YOUR TASK =
A faithful transcription of all lines below is the expected answer.

▶

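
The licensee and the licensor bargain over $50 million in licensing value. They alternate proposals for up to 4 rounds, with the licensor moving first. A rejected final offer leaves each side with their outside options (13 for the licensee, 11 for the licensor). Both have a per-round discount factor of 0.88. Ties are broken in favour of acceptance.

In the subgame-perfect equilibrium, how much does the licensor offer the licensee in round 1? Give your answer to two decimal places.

Round 4 (the licensee proposes): the licensor gets 11 if talks fail, so the licensee offers 11 and keeps 39.
Round 3 (the licensor proposes): the licensee can get 39 next round, worth 0.88 × 39 = 34.32 now. The licensor offers 34.32 and keeps 50 − 34.32 = 15.68.
Round 2 (the licensee proposes): the licensor can get 15.68 next round, worth 0.88 × 15.68 = 13.7984 now; the licensee offers that and keeps 36.2016.
Round 1 (the licensor proposes): the licensee can get 36.2016 next round, worth 0.88 × 36.2016 = 31.857408 now, so the licensor offers 31.857408, keeping 18.142592.

31.86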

◀

SOLUTION BELOW =
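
The licensee and the licensor bargain over $50 million in licensing value. They alternate proposals for up to 4 rounds, with the licensor moving first. A rejected final offer leaves each side with their outside options (13 for the licensee, 11 for the licensor). Both have a per-round discount factor of 0.88. Ties are broken in favour of acceptance.

In the subgame-perfect equilibrium, how much does the licensor offer the licensee in round 1? Give your answer to two decimal places.

Round 4 (the licensee proposes): the licensor gets 11 if talks fail, so the licensee offers 11 and keeps 39.
Round 3 (the licensor proposes): the licensee can get 39 next round, worth 0.88 × 39 = 34.32 now. The licensor offers 34.32 and keeps 50 − 34.32 = 15.68.
Round 2 (the licensee proposes): the licensor can get 15.68 next round, worth 0.88 × 15.68 = 13.7984 now; the licensee offers that and keeps 36.2016.
Round 1 (the licensor proposes): the licensee can get 36.2016 next round, worth 0.88 × 36.2016 = 31.857408 now, so the licensor offers 31.857408, keeping 18.142592.

31.86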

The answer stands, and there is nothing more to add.